**Aim of the task:** For each entry below, output it exactly as it stands.

**Exercise inputs:**
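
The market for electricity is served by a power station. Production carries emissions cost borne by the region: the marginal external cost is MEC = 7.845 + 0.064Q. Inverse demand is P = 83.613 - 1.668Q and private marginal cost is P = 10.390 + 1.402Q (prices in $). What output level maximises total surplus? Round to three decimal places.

Social marginal cost = private MC + MEC = 18.235 + 1.466Q.
Set SMC = demand: 18.235 + 1.466Q = 83.613 - 1.668Q → Q* = 20.8609.

Q* = 20.861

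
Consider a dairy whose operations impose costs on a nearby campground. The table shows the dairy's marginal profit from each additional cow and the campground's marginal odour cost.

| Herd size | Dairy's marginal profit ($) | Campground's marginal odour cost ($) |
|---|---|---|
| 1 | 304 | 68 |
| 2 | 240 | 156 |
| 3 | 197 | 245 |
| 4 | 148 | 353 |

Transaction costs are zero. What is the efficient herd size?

2

Bargaining reaches the level where marginal profit last exceeds marginal odour cost.
That holds through level 2 (240 ≥ 156) but not at 3 (197 < 245).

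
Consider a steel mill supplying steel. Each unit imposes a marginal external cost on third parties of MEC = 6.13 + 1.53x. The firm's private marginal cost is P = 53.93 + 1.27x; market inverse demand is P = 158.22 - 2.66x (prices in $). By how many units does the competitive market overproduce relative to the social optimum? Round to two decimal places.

8.56 units

Market equilibrium (private): 53.93 + 1.27x = 158.22 - 2.66x → x_m = 26.5369.
Social marginal cost = private MC + MEC = 60.06 + 2.80x.
Set SMC = demand: 60.06 + 2.80x = 158.22 - 2.66x → x* = 17.9780.
Gap = |26.5369 − 17.9780| = 8.5589.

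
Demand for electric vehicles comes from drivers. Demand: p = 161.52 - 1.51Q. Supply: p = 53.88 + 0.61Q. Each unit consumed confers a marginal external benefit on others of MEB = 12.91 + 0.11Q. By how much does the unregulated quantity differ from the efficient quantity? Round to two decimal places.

9.20 units

Market equilibrium (private): 53.88 + 0.61Q = 161.52 - 1.51Q → Q_m = 50.7736.
Social marginal benefit = demand + MEB = 174.43 - 1.40Q.
Set SMB = MC: 174.43 - 1.40Q = 53.88 + 0.61Q → Q* = 59.9751.
Gap = |50.7736 − 59.9751| = 9.2015.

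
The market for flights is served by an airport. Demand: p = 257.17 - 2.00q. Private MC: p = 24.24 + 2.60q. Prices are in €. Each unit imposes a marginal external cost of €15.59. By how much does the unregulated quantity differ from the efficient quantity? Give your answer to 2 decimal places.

3.39 units

Market equilibrium (private): 24.24 + 2.60q = 257.17 - 2.00q → q_m = 50.6370.
Social marginal cost = private MC + MEC = 39.83 + 2.60q.
Set SMC = demand: 39.83 + 2.60q = 257.17 - 2.00q → q* = 47.2478.
Gap = |50.6370 − 47.2478| = 3.3892.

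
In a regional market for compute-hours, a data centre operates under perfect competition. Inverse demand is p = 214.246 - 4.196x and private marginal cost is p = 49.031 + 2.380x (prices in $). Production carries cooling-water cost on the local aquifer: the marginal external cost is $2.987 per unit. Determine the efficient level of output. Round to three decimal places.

Social marginal cost = private MC + MEC = 52.018 + 2.380x.
Set SMC = demand: 52.018 + 2.380x = 214.246 - 4.196x → x* = 24.6697.

x* = 24.670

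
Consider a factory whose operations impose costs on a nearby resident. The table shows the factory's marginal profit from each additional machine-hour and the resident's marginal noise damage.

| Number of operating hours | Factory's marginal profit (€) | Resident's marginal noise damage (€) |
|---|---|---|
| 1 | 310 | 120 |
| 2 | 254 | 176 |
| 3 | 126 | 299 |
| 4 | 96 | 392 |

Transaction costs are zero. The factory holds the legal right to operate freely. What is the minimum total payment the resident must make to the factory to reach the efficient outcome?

€222

Left alone the factory would choose level 4 (marginal profit stays positive).
Efficient level: k* = 2 (marginal profit ≥ marginal noise damage through 2).
The resident must at least cover the factory's forgone profit from cutting 4→2: 126 + 96 = 222.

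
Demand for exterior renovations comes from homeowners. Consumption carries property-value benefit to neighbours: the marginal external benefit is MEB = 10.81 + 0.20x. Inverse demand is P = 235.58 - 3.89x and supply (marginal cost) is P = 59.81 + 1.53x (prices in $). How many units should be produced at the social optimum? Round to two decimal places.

x* = 35.74

Social marginal benefit = demand + MEB = 246.39 - 3.69x.
Set SMB = MC: 246.39 - 3.69x = 59.81 + 1.53x → x* = 35.7433.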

**Task answer:**
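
The market for electricity is served by a power station. Production carries emissions cost borne by the region: the marginal external cost is MEC = 7.845 + 0.064Q. Inverse demand is P = 83.613 - 1.668Q and private marginal cost is P = 10.390 + 1.402Q (prices in $). What output level maximises total surplus? Round to three decimal places.

Social marginal cost = private MC + MEC = 18.235 + 1.466Q.
Set SMC = demand: 18.235 + 1.466Q = 83.613 - 1.668Q → Q* = 20.8609.

Q* = 20.861

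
Consider a dairy whose operations impose costs on a nearby campground. The table shows the dairy's marginal profit from each additional cow and the campground's marginal odour cost.

| Herd size | Dairy's marginal profit ($) | Campground's marginal odour cost ($) |
|---|---|---|
| 1 | 304 | 68 |
| 2 | 240 | 156 |
| 3 | 197 | 245 |
| 4 | 148 | 353 |

Transaction costs are zero. What is the efficient herd size?

2

Bargaining reaches the level where marginal profit last exceeds marginal odour cost.
That holds through level 2 (240 ≥ 156) but not at 3 (197 < 245).

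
Consider a steel mill supplying steel. Each unit imposes a marginal external cost on third parties of MEC = 6.13 + 1.53x. The firm's private marginal cost is P = 53.93 + 1.27x; market inverse demand is P = 158.22 - 2.66x (prices in $). By how many units does the competitive market overproduce relative to the social optimum? Round to two decimal places.

8.56 units

Market equilibrium (private): 53.93 + 1.27x = 158.22 - 2.66x → x_m = 26.5369.
Social marginal cost = private MC + MEC = 60.06 + 2.80x.
Set SMC = demand: 60.06 + 2.80x = 158.22 - 2.66x → x* = 17.9780.
Gap = |26.5369 − 17.9780| = 8.5589.

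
Demand for electric vehicles comes from drivers. Demand: p = 161.52 - 1.51Q. Supply: p = 53.88 + 0.61Q. Each unit consumed confers a marginal external benefit on others of MEB = 12.91 + 0.11Q. By how much does the unregulated quantity differ from the efficient quantity? Round to two decimal places.

9.20 units

Market equilibrium (private): 53.88 + 0.61Q = 161.52 - 1.51Q → Q_m = 50.7736.
Social marginal benefit = demand + MEB = 174.43 - 1.40Q.
Set SMB = MC: 174.43 - 1.40Q = 53.88 + 0.61Q → Q* = 59.9751.
Gap = |50.7736 − 59.9751| = 9.2015.

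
The market for flights is served by an airport. Demand: p = 257.17 - 2.00q. Private MC: p = 24.24 + 2.60q. Prices are in €. Each unit imposes a marginal external cost of €15.59. By how much does the unregulated quantity differ from the efficient quantity? Give your answer to 2 decimal places.

3.39 units

Market equilibrium (private): 24.24 + 2.60q = 257.17 - 2.00q → q_m = 50.6370.
Social marginal cost = private MC + MEC = 39.83 + 2.60q.
Set SMC = demand: 39.83 + 2.60q = 257.17 - 2.00q → q* = 47.2478.
Gap = |50.6370 − 47.2478| = 3.3892.

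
In a regional market for compute-hours, a data centre operates under perfect competition. Inverse demand is p = 214.246 - 4.196x and private marginal cost is p = 49.031 + 2.380x (prices in $). Production carries cooling-water cost on the local aquifer: the marginal external cost is $2.987 per unit. Determine the efficient level of output. Round to three decimal places.

Social marginal cost = private MC + MEC = 52.018 + 2.380x.
Set SMC = demand: 52.018 + 2.380x = 214.246 - 4.196x → x* = 24.6697.

x* = 24.670

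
Consider a factory whose operations impose costs on a nearby resident. The table shows the factory's marginal profit from each additional machine-hour and the resident's marginal noise damage.

| Number of operating hours | Factory's marginal profit (€) | Resident's marginal noise damage (€) |
|---|---|---|
| 1 | 310 | 120 |
| 2 | 254 | 176 |
| 3 | 126 | 299 |
| 4 | 96 | 392 |

Transaction costs are zero. The factory holds the legal right to operate freely. What is the minimum total payment the resident must make to the factory to reach the efficient outcome?

€222

Left alone the factory would choose level 4 (marginal profit stays positive).
Efficient level: k* = 2 (marginal profit ≥ marginal noise damage through 2).
The resident must at least cover the factory's forgone profit from cutting 4→2: 126 + 96 = 222.

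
Demand for exterior renovations comes from homeowners. Consumption carries property-value benefit to neighbours: the marginal external benefit is MEB = 10.81 + 0.20x. Inverse demand is P = 235.58 - 3.89x and supply (marginal cost) is P = 59.81 + 1.53x (prices in $). How many units should be produced at the social optimum? Round to two decimal places.

x* = 35.74

Social marginal benefit = demand + MEB = 246.39 - 3.69x.
Set SMB = MC: 246.39 - 3.69x = 59.81 + 1.53x → x* = 35.7433.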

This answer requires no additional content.